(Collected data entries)
::::
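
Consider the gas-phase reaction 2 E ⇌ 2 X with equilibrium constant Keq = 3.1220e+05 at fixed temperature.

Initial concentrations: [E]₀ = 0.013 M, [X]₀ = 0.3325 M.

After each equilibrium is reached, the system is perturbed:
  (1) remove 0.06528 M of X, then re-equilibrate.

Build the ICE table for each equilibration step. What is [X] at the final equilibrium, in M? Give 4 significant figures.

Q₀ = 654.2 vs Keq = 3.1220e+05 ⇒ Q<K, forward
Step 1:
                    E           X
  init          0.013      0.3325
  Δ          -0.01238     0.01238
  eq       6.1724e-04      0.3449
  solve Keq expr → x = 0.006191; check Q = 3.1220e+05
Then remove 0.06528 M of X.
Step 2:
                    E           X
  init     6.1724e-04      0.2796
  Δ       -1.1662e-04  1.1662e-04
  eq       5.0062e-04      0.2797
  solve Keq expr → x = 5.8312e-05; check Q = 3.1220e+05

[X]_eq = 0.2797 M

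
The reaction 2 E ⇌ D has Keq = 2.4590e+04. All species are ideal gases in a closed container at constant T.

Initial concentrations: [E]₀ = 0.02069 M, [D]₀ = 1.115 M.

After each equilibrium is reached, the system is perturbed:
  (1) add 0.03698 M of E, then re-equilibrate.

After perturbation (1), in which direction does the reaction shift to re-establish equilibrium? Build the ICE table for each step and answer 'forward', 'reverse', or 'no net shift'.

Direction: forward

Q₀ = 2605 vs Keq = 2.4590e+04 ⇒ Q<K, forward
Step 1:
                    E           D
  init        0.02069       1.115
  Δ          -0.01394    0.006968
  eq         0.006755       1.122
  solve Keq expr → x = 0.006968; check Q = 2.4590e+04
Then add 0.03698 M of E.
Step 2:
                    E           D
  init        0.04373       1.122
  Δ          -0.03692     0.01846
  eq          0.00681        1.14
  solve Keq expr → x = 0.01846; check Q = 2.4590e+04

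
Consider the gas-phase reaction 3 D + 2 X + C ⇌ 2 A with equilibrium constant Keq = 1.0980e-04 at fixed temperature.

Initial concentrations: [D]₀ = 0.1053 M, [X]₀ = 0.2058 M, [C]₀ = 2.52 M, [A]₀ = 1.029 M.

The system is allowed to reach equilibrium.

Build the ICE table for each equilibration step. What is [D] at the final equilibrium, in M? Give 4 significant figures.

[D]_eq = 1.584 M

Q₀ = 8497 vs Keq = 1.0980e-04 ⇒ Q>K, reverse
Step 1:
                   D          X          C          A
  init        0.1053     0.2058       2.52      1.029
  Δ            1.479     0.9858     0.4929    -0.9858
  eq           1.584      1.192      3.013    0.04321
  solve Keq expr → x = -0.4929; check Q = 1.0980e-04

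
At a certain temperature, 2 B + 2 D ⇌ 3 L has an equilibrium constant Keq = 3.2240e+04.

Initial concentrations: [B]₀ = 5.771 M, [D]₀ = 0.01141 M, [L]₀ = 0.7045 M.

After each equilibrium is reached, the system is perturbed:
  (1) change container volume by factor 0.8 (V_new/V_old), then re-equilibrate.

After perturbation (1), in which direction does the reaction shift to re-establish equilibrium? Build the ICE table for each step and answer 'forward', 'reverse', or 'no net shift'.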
::::
### Exercise
From the records above, determine how many lines hold "temperature" and give only that number.

### Response to the exercise
3